START MATERIAL FOR THIS EXERCISE

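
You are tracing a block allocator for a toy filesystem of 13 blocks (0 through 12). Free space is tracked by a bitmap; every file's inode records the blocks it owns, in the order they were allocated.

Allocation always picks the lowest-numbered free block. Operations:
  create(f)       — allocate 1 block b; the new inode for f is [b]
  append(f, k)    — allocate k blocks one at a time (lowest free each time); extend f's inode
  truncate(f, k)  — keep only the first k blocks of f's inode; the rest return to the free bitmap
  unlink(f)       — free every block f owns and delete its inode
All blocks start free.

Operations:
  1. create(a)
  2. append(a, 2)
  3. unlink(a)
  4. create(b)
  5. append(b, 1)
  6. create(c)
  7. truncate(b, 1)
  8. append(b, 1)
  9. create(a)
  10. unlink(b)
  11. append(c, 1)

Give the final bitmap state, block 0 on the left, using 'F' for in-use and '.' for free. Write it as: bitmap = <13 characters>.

bitmap = F.FF.........

after create(a) → a:[0]  free=[F............]
after append(a, 2) → a:[0, 1, 2]  free=[FFF..........]
after unlink(a) →   free=[.............]
after create(b) → b:[0]  free=[F............]
after append(b, 1) → b:[0, 1]  free=[FF...........]
after create(c) → b:[0, 1], c:[2]  free=[FFF..........]
after truncate(b, 1) → b:[0], c:[2]  free=[F.F..........]
after append(b, 1) → b:[0, 1], c:[2]  free=[FFF..........]
after create(a) → a:[3], b:[0, 1], c:[2]  free=[FFFF.........]
after unlink(b) → a:[3], c:[2]  free=[..FF.........]
after append(c, 1) → a:[3], c:[2, 0]  free=[F.FF.........]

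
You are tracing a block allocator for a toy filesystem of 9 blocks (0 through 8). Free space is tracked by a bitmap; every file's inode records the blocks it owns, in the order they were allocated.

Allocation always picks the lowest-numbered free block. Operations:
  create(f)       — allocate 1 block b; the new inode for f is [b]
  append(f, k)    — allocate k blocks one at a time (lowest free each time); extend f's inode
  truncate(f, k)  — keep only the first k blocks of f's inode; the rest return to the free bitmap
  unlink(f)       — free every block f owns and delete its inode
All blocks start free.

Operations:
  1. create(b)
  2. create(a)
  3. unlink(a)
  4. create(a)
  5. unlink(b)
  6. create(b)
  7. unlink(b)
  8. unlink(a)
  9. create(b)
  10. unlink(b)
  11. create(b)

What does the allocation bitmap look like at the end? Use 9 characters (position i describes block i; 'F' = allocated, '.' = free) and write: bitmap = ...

after create(b) → b:[0]  free=[F........]
after create(a) → a:[1], b:[0]  free=[FF.......]
after unlink(a) → b:[0]  free=[F........]
after create(a) → a:[1], b:[0]  free=[FF.......]
after unlink(b) → a:[1]  free=[.F.......]
after create(b) → a:[1], b:[0]  free=[FF.......]
after unlink(b) → a:[1]  free=[.F.......]
after unlink(a) →   free=[.........]
after create(b) → b:[0]  free=[F........]
after unlink(b) →   free=[.........]
after create(b) → b:[0]  free=[F........]

bitmap = F........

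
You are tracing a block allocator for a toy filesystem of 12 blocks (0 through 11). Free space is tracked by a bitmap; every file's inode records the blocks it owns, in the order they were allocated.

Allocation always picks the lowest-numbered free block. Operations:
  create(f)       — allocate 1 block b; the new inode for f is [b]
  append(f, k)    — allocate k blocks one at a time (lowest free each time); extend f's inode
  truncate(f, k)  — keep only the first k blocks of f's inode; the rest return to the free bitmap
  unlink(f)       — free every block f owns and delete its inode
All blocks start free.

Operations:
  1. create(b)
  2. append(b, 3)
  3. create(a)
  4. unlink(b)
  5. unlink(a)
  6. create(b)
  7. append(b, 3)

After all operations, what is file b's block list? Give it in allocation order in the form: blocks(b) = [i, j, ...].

after create(b) → b:[0]  free=[F...........]
after append(b, 3) → b:[0, 1, 2, 3]  free=[FFFF........]
after create(a) → a:[4], b:[0, 1, 2, 3]  free=[FFFFF.......]
after unlink(b) → a:[4]  free=[....F.......]
after unlink(a) →   free=[............]
after create(b) → b:[0]  free=[F...........]
after append(b, 3) → b:[0, 1, 2, 3]  free=[FFFF........]

blocks(b) = [0, 1, 2, 3]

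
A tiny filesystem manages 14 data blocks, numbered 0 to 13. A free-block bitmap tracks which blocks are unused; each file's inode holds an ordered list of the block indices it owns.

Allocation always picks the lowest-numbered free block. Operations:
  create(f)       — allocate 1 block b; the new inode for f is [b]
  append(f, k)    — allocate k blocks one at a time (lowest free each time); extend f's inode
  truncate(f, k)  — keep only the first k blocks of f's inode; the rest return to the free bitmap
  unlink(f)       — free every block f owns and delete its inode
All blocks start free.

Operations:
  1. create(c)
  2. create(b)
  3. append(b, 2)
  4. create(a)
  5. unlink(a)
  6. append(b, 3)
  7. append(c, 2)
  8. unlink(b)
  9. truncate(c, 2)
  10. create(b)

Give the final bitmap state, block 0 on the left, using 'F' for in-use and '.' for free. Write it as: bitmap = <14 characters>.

create(c): bitmap=F............. | c=[0]
create(b): bitmap=FF............ | b=[1] c=[0]
append(b, 2): bitmap=FFFF.......... | b=[1, 2, 3] c=[0]
create(a): bitmap=FFFFF......... | a=[4] b=[1, 2, 3] c=[0]
unlink(a): bitmap=FFFF.......... | b=[1, 2, 3] c=[0]
append(b, 3): bitmap=FFFFFFF....... | b=[1, 2, 3, 4, 5, 6] c=[0]
append(c, 2): bitmap=FFFFFFFFF..... | b=[1, 2, 3, 4, 5, 6] c=[0, 7, 8]
unlink(b): bitmap=F......FF..... | c=[0, 7, 8]
truncate(c, 2): bitmap=F......F...... | c=[0, 7]
create(b): bitmap=FF.....F...... | b=[1] c=[0, 7]

bitmap = FF.....F......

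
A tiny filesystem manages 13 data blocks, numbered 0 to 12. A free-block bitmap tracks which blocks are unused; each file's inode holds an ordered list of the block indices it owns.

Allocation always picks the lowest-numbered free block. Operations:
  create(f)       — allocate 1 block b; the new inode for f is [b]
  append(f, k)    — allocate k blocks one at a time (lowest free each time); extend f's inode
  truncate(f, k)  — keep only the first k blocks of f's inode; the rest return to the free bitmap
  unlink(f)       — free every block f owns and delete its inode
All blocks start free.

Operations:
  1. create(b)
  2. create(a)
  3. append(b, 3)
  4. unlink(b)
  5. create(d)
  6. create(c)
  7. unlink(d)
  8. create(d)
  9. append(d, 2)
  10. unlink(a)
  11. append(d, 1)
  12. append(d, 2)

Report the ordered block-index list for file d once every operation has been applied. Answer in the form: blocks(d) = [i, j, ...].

  1. create(b)  ⇒  F............  {b→[0]}
  2. create(a)  ⇒  FF...........  {a→[1]; b→[0]}
  3. append(b, 3)  ⇒  FFFFF........  {a→[1]; b→[0, 2, 3, 4]}
  4. unlink(b)  ⇒  .F...........  {a→[1]}
  5. create(d)  ⇒  FF...........  {a→[1]; d→[0]}
  6. create(c)  ⇒  FFF..........  {a→[1]; c→[2]; d→[0]}
  7. unlink(d)  ⇒  .FF..........  {a→[1]; c→[2]}
  8. create(d)  ⇒  FFF..........  {a→[1]; c→[2]; d→[0]}
  9. append(d, 2)  ⇒  FFFFF........  {a→[1]; c→[2]; d→[0, 3, 4]}
  10. unlink(a)  ⇒  F.FFF........  {c→[2]; d→[0, 3, 4]}
  11. append(d, 1)  ⇒  FFFFF........  {c→[2]; d→[0, 3, 4, 1]}
  12. append(d, 2)  ⇒  FFFFFFF......  {c→[2]; d→[0, 3, 4, 1, 5, 6]}

blocks(d) = [0, 3, 4, 1, 5, 6]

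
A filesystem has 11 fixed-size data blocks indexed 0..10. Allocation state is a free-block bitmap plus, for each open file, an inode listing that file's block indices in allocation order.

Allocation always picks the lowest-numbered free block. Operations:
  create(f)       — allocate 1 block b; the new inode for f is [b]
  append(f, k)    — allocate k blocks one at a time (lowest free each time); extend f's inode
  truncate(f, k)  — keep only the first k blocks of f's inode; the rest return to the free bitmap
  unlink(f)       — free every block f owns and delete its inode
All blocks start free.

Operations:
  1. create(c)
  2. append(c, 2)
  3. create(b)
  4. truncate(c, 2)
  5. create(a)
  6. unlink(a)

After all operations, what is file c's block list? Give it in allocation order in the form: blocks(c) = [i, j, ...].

blocks(c) = [0, 1]

[1] create(c) — c=0 (map F..........)
[2] append(c, 2) — c=0,1,2 (map FFF........)
[3] create(b) — b=3 c=0,1,2 (map FFFF.......)
[4] truncate(c, 2) — b=3 c=0,1 (map FF.F.......)
[5] create(a) — a=2 b=3 c=0,1 (map FFFF.......)
[6] unlink(a) — b=3 c=0,1 (map FF.F.......)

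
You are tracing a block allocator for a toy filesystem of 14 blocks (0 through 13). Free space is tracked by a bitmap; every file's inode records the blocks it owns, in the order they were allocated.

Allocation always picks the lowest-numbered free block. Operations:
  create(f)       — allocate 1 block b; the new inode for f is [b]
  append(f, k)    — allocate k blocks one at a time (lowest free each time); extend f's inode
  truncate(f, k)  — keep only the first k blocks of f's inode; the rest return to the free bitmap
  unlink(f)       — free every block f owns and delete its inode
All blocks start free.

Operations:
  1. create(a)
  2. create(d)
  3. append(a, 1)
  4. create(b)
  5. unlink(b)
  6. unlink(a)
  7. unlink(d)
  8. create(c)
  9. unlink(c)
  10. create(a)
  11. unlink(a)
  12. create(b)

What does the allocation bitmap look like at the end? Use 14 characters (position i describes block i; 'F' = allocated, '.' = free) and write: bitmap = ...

create(a): bitmap=F............. | a=[0]
create(d): bitmap=FF............ | a=[0] d=[1]
append(a, 1): bitmap=FFF........... | a=[0, 2] d=[1]
create(b): bitmap=FFFF.......... | a=[0, 2] b=[3] d=[1]
unlink(b): bitmap=FFF........... | a=[0, 2] d=[1]
unlink(a): bitmap=.F............ | d=[1]
unlink(d): bitmap=.............. | 
create(c): bitmap=F............. | c=[0]
unlink(c): bitmap=.............. | 
create(a): bitmap=F............. | a=[0]
unlink(a): bitmap=.............. | 
create(b): bitmap=F............. | b=[0]

bitmap = F.............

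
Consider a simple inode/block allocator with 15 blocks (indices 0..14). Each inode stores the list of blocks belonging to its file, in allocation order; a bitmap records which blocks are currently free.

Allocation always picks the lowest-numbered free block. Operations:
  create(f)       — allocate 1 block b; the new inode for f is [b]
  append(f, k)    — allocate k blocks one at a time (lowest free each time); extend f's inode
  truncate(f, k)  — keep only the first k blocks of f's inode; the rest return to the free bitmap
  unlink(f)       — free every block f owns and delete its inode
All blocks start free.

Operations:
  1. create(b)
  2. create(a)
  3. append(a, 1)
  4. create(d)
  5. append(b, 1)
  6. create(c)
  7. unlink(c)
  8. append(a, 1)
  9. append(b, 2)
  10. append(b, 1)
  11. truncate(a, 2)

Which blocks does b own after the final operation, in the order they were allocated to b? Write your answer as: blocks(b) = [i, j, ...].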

END MATERIAL FOR THIS EXERCISE

WHAT TO PRODUCE >>
The answer must contain only the lines from the one with "4. create(d)" to the end of the entries above, each written out exactly.

OUTPUT FOR THIS TASK >>
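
  4. create(d)
  5. append(b, 1)
  6. create(c)
  7. unlink(c)
  8. append(a, 1)
  9. append(b, 2)
  10. append(b, 1)
  11. truncate(a, 2)

Which blocks does b own after the final operation, in the order they were allocated to b? Write your answer as: blocks(b) = [i, j, ...].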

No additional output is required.